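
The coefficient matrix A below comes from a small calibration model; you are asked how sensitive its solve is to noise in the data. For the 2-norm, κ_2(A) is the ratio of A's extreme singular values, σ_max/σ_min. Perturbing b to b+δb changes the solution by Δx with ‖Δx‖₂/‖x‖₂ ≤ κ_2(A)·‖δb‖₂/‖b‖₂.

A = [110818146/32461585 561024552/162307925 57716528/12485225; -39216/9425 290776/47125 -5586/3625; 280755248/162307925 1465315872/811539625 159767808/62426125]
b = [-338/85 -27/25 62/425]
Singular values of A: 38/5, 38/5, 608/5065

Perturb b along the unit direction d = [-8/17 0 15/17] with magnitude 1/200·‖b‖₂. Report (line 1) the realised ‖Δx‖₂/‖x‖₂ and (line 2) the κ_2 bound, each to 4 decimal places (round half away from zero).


0.0103
0.3166

largest singular value 38/5, smallest 608/5065
condition number: (38/5) ÷ (608/5065) = 63.3125
worst-case relative error ≤ 63.3125 × 1/200 = 0.3166
solve Ax = b  →  x = [-11.2870 -4.9880 11.2046]
‖b‖ = 4.1231, ‖x‖ = 16.6679
δb = ε·‖b‖·d = [-0.0097 0.0000 0.0182]; solving A·Δx = δb gives ‖Δx‖ = 0.1717
relative error = 0.0103
realised/bound (from unrounded values) ≈ 0.0325


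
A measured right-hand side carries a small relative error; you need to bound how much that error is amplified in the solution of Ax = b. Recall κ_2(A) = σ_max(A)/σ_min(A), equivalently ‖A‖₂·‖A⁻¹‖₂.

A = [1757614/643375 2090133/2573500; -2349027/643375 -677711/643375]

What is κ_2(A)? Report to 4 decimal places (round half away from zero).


257.3500

AᵀA = [344285392789/16557255625 200829855429/33114511250; 200829855429/33114511250 468693246001/264916090000]; tr = 9563615249/423865744, det = 3258025/423865744
eigenvalues of AᵀA: λ = (tr ± √(tr²−4·det))/2 = 361/16, 9025/26491609
κ_2(A) = √(λ_max/λ_min) = √((361/16) / (9025/26491609)) = 257.3500


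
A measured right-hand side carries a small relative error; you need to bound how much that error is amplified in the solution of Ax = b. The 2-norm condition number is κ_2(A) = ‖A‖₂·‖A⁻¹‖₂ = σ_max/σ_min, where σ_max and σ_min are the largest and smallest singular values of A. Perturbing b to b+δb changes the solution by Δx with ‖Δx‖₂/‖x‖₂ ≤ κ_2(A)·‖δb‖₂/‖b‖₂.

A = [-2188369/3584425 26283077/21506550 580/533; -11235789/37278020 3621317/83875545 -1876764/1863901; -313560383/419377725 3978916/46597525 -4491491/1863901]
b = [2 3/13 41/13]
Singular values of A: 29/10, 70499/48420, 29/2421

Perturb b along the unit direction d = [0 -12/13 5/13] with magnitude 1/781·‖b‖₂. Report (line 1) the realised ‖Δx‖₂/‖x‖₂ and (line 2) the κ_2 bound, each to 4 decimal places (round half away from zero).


σ_max = 29/10, σ_min = 29/2421
condition number: (29/10) ÷ (29/2421) = 242.1000
bound on ‖Δx‖/‖x‖: κ·ε = 242.1000·1/781 = 0.3100
solve Ax = b  →  x = [-66.5147 -47.3104 17.6526]
‖b‖₂ = 3.7417 and ‖x‖₂ = 83.5110
with δb = [0.0000 -0.0044 0.0018], A·Δx = δb → ‖Δx‖ = 0.4000
relative error = 0.0048
so the bound overstates the realised error by a factor of ≈ 64.7259 (computed from the unrounded values)

0.0048
0.3100


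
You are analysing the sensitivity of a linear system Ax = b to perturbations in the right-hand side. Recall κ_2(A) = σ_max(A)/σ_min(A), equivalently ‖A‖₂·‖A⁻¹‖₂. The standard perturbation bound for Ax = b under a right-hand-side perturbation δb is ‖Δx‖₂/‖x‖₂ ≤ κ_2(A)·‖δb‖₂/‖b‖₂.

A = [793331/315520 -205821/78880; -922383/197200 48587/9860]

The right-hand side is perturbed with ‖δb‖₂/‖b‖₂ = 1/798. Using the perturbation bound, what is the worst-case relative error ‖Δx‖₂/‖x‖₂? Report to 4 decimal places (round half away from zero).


0.4010

M = AᵀA = [8374291541/296960000 -439641279/14848000; -439641279/14848000 23081597/742400]. tr(M)=607135529/10240000, det(M)=35153041/1024000000
eigenvalues of AᵀA: λ = (tr ± √(tr²−4·det))/2 = 5929/100, 5929/10240000
so κ_2 = √((5929/100) / (5929/10240000)) = 320.0000
bound on ‖Δx‖/‖x‖: κ·ε = 320.0000·1/798 = 0.4010


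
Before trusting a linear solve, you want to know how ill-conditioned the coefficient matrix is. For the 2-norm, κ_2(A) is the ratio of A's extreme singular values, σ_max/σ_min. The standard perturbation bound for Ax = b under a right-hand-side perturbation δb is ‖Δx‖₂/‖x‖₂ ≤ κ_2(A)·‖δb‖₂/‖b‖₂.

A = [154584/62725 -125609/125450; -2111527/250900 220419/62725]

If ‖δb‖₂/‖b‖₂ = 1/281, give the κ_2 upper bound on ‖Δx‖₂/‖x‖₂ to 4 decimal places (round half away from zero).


1.3737

M = AᵀA = [7745417089/100721296 -806807925/25180324; -806807925/25180324 336185221/25180324]. tr(M)=53787917/595984, det(M)=130321/2383936
eigenvalues of AᵀA: λ = (tr ± √(tr²−4·det))/2 = 361/4, 361/595984
so κ_2 = √((361/4) / (361/595984)) = 386.0000
worst-case relative error ≤ 386.0000 × 1/281 = 1.3737


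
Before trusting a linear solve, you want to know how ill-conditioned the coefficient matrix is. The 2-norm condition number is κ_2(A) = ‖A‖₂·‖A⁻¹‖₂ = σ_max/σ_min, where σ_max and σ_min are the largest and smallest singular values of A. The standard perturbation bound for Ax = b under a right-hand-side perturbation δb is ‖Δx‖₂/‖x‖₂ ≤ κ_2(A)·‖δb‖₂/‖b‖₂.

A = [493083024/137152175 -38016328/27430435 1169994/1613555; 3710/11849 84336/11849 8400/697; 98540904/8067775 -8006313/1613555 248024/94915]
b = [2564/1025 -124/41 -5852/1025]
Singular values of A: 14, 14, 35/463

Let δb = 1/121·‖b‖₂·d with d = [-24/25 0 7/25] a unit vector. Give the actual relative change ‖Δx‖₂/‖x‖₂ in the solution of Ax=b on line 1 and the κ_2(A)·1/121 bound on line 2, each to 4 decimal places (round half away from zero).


σ_max = 14, σ_min = 35/463
κ_2(A) = 14 / (35/463) = 185.2000
worst-case relative error ≤ 185.2000 × 1/121 = 1.5306
solve Ax = b  →  x = [21.6560 41.2121 -25.1529]
2-norm of b is 6.9282; of x, 52.9158
re-solving with b+δb shifts x by Δx of norm 0.7574
dividing the unrounded norms, ‖Δx‖/‖x‖ = 0.0143
so the bound overstates the realised error by a factor of ≈ 106.9284 (computed from the unrounded values)

0.0143
1.5306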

## EXERCISE DESCRIPTION
Reproduce all of the entries above verbatim.

## ANSWER TO THE PROBLEM
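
The coefficient matrix A below comes from a small calibration model; you are asked how sensitive its solve is to noise in the data. For the 2-norm, κ_2(A) is the ratio of A's extreme singular values, σ_max/σ_min. Perturbing b to b+δb changes the solution by Δx with ‖Δx‖₂/‖x‖₂ ≤ κ_2(A)·‖δb‖₂/‖b‖₂.

A = [110818146/32461585 561024552/162307925 57716528/12485225; -39216/9425 290776/47125 -5586/3625; 280755248/162307925 1465315872/811539625 159767808/62426125]
b = [-338/85 -27/25 62/425]
Singular values of A: 38/5, 38/5, 608/5065

Perturb b along the unit direction d = [-8/17 0 15/17] with magnitude 1/200·‖b‖₂. Report (line 1) the realised ‖Δx‖₂/‖x‖₂ and (line 2) the κ_2 bound, each to 4 decimal places (round half away from zero).


0.0103
0.3166

largest singular value 38/5, smallest 608/5065
condition number: (38/5) ÷ (608/5065) = 63.3125
worst-case relative error ≤ 63.3125 × 1/200 = 0.3166
solve Ax = b  →  x = [-11.2870 -4.9880 11.2046]
‖b‖ = 4.1231, ‖x‖ = 16.6679
δb = ε·‖b‖·d = [-0.0097 0.0000 0.0182]; solving A·Δx = δb gives ‖Δx‖ = 0.1717
relative error = 0.0103
realised/bound (from unrounded values) ≈ 0.0325


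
A measured right-hand side carries a small relative error; you need to bound how much that error is amplified in the solution of Ax = b. Recall κ_2(A) = σ_max(A)/σ_min(A), equivalently ‖A‖₂·‖A⁻¹‖₂.

A = [1757614/643375 2090133/2573500; -2349027/643375 -677711/643375]

What is κ_2(A)? Report to 4 decimal places (round half away from zero).


257.3500

AᵀA = [344285392789/16557255625 200829855429/33114511250; 200829855429/33114511250 468693246001/264916090000]; tr = 9563615249/423865744, det = 3258025/423865744
eigenvalues of AᵀA: λ = (tr ± √(tr²−4·det))/2 = 361/16, 9025/26491609
κ_2(A) = √(λ_max/λ_min) = √((361/16) / (9025/26491609)) = 257.3500


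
A measured right-hand side carries a small relative error; you need to bound how much that error is amplified in the solution of Ax = b. The 2-norm condition number is κ_2(A) = ‖A‖₂·‖A⁻¹‖₂ = σ_max/σ_min, where σ_max and σ_min are the largest and smallest singular values of A. Perturbing b to b+δb changes the solution by Δx with ‖Δx‖₂/‖x‖₂ ≤ κ_2(A)·‖δb‖₂/‖b‖₂.

A = [-2188369/3584425 26283077/21506550 580/533; -11235789/37278020 3621317/83875545 -1876764/1863901; -313560383/419377725 3978916/46597525 -4491491/1863901]
b = [2 3/13 41/13]
Singular values of A: 29/10, 70499/48420, 29/2421

Perturb b along the unit direction d = [0 -12/13 5/13] with magnitude 1/781·‖b‖₂. Report (line 1) the realised ‖Δx‖₂/‖x‖₂ and (line 2) the κ_2 bound, each to 4 decimal places (round half away from zero).


σ_max = 29/10, σ_min = 29/2421
condition number: (29/10) ÷ (29/2421) = 242.1000
bound on ‖Δx‖/‖x‖: κ·ε = 242.1000·1/781 = 0.3100
solve Ax = b  →  x = [-66.5147 -47.3104 17.6526]
‖b‖₂ = 3.7417 and ‖x‖₂ = 83.5110
with δb = [0.0000 -0.0044 0.0018], A·Δx = δb → ‖Δx‖ = 0.4000
relative error = 0.0048
so the bound overstates the realised error by a factor of ≈ 64.7259 (computed from the unrounded values)

0.0048
0.3100


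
You are analysing the sensitivity of a linear system Ax = b to perturbations in the right-hand side. Recall κ_2(A) = σ_max(A)/σ_min(A), equivalently ‖A‖₂·‖A⁻¹‖₂. The standard perturbation bound for Ax = b under a right-hand-side perturbation δb is ‖Δx‖₂/‖x‖₂ ≤ κ_2(A)·‖δb‖₂/‖b‖₂.

A = [793331/315520 -205821/78880; -922383/197200 48587/9860]

The right-hand side is perturbed with ‖δb‖₂/‖b‖₂ = 1/798. Using the perturbation bound, what is the worst-case relative error ‖Δx‖₂/‖x‖₂? Report to 4 decimal places (round half away from zero).


0.4010

M = AᵀA = [8374291541/296960000 -439641279/14848000; -439641279/14848000 23081597/742400]. tr(M)=607135529/10240000, det(M)=35153041/1024000000
eigenvalues of AᵀA: λ = (tr ± √(tr²−4·det))/2 = 5929/100, 5929/10240000
so κ_2 = √((5929/100) / (5929/10240000)) = 320.0000
bound on ‖Δx‖/‖x‖: κ·ε = 320.0000·1/798 = 0.4010


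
Before trusting a linear solve, you want to know how ill-conditioned the coefficient matrix is. For the 2-norm, κ_2(A) is the ratio of A's extreme singular values, σ_max/σ_min. The standard perturbation bound for Ax = b under a right-hand-side perturbation δb is ‖Δx‖₂/‖x‖₂ ≤ κ_2(A)·‖δb‖₂/‖b‖₂.

A = [154584/62725 -125609/125450; -2111527/250900 220419/62725]

If ‖δb‖₂/‖b‖₂ = 1/281, give the κ_2 upper bound on ‖Δx‖₂/‖x‖₂ to 4 decimal places (round half away from zero).


1.3737

M = AᵀA = [7745417089/100721296 -806807925/25180324; -806807925/25180324 336185221/25180324]. tr(M)=53787917/595984, det(M)=130321/2383936
eigenvalues of AᵀA: λ = (tr ± √(tr²−4·det))/2 = 361/4, 361/595984
so κ_2 = √((361/4) / (361/595984)) = 386.0000
worst-case relative error ≤ 386.0000 × 1/281 = 1.3737


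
Before trusting a linear solve, you want to know how ill-conditioned the coefficient matrix is. The 2-norm condition number is κ_2(A) = ‖A‖₂·‖A⁻¹‖₂ = σ_max/σ_min, where σ_max and σ_min are the largest and smallest singular values of A. The standard perturbation bound for Ax = b under a right-hand-side perturbation δb is ‖Δx‖₂/‖x‖₂ ≤ κ_2(A)·‖δb‖₂/‖b‖₂.

A = [493083024/137152175 -38016328/27430435 1169994/1613555; 3710/11849 84336/11849 8400/697; 98540904/8067775 -8006313/1613555 248024/94915]
b = [2564/1025 -124/41 -5852/1025]
Singular values of A: 14, 14, 35/463

Let δb = 1/121·‖b‖₂·d with d = [-24/25 0 7/25] a unit vector. Give the actual relative change ‖Δx‖₂/‖x‖₂ in the solution of Ax=b on line 1 and the κ_2(A)·1/121 bound on line 2, each to 4 decimal places (round half away from zero).


σ_max = 14, σ_min = 35/463
κ_2(A) = 14 / (35/463) = 185.2000
worst-case relative error ≤ 185.2000 × 1/121 = 1.5306
solve Ax = b  →  x = [21.6560 41.2121 -25.1529]
2-norm of b is 6.9282; of x, 52.9158
re-solving with b+δb shifts x by Δx of norm 0.7574
dividing the unrounded norms, ‖Δx‖/‖x‖ = 0.0143
so the bound overstates the realised error by a factor of ≈ 106.9284 (computed from the unrounded values)

0.0143
1.5306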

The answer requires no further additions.